# [WORK TASK]
From top to bottom, write out the listing exactly.

# [DATA RECORDS]
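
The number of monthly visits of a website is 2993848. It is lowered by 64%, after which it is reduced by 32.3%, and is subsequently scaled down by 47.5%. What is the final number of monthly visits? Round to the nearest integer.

383072

Apply the 64% decrease: 2993848 × 0.36 = 1077785.28.
32.3% decrease: 1077785.28 × 0.677 = 729660.63456.
Apply the 47.5% decrease: 729660.63456 × 0.525 = 383071.833144 ≈ 383072.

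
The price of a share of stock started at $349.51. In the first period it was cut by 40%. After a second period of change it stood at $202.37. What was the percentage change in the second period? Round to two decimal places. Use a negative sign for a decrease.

After the first period: $349.51 × 0.6 = $209.706.
Second-period multiplier: $202.37 ÷ $209.706 ≈ 0.965018.
That is a change of -3.50%.

-3.50%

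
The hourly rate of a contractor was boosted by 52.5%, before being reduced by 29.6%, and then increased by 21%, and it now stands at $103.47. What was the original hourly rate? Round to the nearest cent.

The overall multiplier applied was 1.525 × 0.704 × 1.21 = 1.299056.
So the original hourly rate was $103.47 ÷ 1.299056 ≈ $79.65.

$79.65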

# [SOLVED EXERCISE]
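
The number of monthly visits of a website is 2993848. It is lowered by 64%, after which it is reduced by 32.3%, and is subsequently scaled down by 47.5%. What is the final number of monthly visits? Round to the nearest integer.

383072

Apply the 64% decrease: 2993848 × 0.36 = 1077785.28.
32.3% decrease: 1077785.28 × 0.677 = 729660.63456.
Apply the 47.5% decrease: 729660.63456 × 0.525 = 383071.833144 ≈ 383072.

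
The price of a share of stock started at $349.51. In the first period it was cut by 40%. After a second period of change it stood at $202.37. What was the percentage change in the second period? Round to two decimal places. Use a negative sign for a decrease.

After the first period: $349.51 × 0.6 = $209.706.
Second-period multiplier: $202.37 ÷ $209.706 ≈ 0.965018.
That is a change of -3.50%.

-3.50%

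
The hourly rate of a contractor was boosted by 52.5%, before being reduced by 29.6%, and then increased by 21%, and it now stands at $103.47. What was the original hourly rate? Round to the nearest cent.

The overall multiplier applied was 1.525 × 0.704 × 1.21 = 1.299056.
So the original hourly rate was $103.47 ÷ 1.299056 ≈ $79.65.

$79.65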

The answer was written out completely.